THE TASK:
All of the data below should be written out exactly.

MATERIAL FOR THIS TASK:

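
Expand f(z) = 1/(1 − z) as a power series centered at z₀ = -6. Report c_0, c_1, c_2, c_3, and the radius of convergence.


Let w = z − z₀, so z = z₀ + w.
Then 1 − z = 1 − (z₀ + w) = (1 − z₀) − w = 7 − w.
f(z) = 1/(7 − w) = (1/(7)) · 1/(1 − w/(7)) = Σ_{n≥0} w^n / (7)^(n+1).
So c_n = 1/(7)^(n+1):
  c_0 = 1/(7)^1 = 1/7.
  c_1 = 1/(7)^2 = 1/49.
  c_2 = 1/(7)^3 = 1/343.
  c_3 = 1/(7)^4 = 1/2401.
The series is valid for |w/d| < 1, i.e. |z − z₀| < |d|.
Radius of convergence: R = |1 − z₀| = |7| = 7 (distance from z₀ to the singularity z = 1).

c_0 = 1/7, c_1 = 1/49, c_2 = 1/343, c_3 = 1/2401; R = 7.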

ANSWER SECTION:
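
Expand f(z) = 1/(1 − z) as a power series centered at z₀ = -6. Report c_0, c_1, c_2, c_3, and the radius of convergence.


Let w = z − z₀, so z = z₀ + w.
Then 1 − z = 1 − (z₀ + w) = (1 − z₀) − w = 7 − w.
f(z) = 1/(7 − w) = (1/(7)) · 1/(1 − w/(7)) = Σ_{n≥0} w^n / (7)^(n+1).
So c_n = 1/(7)^(n+1):
  c_0 = 1/(7)^1 = 1/7.
  c_1 = 1/(7)^2 = 1/49.
  c_2 = 1/(7)^3 = 1/343.
  c_3 = 1/(7)^4 = 1/2401.
The series is valid for |w/d| < 1, i.e. |z − z₀| < |d|.
Radius of convergence: R = |1 − z₀| = |7| = 7 (distance from z₀ to the singularity z = 1).

c_0 = 1/7, c_1 = 1/49, c_2 = 1/343, c_3 = 1/2401; R = 7.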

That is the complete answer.